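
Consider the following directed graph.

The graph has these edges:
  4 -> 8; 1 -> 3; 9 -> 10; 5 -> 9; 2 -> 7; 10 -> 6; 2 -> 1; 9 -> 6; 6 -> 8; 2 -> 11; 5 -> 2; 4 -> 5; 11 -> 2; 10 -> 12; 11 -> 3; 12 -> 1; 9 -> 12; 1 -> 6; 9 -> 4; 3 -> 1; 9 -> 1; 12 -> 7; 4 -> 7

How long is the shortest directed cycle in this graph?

2

For each vertex v, BFS finds the shortest path from v back to v.
The shortest such closed walk is 2 → 11 → 2, length 2.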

# # # # #

Extract the whole listing, character for character.

→ **Output for this exercise**
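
Consider the following directed graph.

The graph has these edges:
  4 -> 8; 1 -> 3; 9 -> 10; 5 -> 9; 2 -> 7; 10 -> 6; 2 -> 1; 9 -> 6; 6 -> 8; 2 -> 11; 5 -> 2; 4 -> 5; 11 -> 2; 10 -> 12; 11 -> 3; 12 -> 1; 9 -> 12; 1 -> 6; 9 -> 4; 3 -> 1; 9 -> 1; 12 -> 7; 4 -> 7

How long is the shortest directed cycle in this graph?

2

For each vertex v, BFS finds the shortest path from v back to v.
The shortest such closed walk is 2 → 11 → 2, length 2.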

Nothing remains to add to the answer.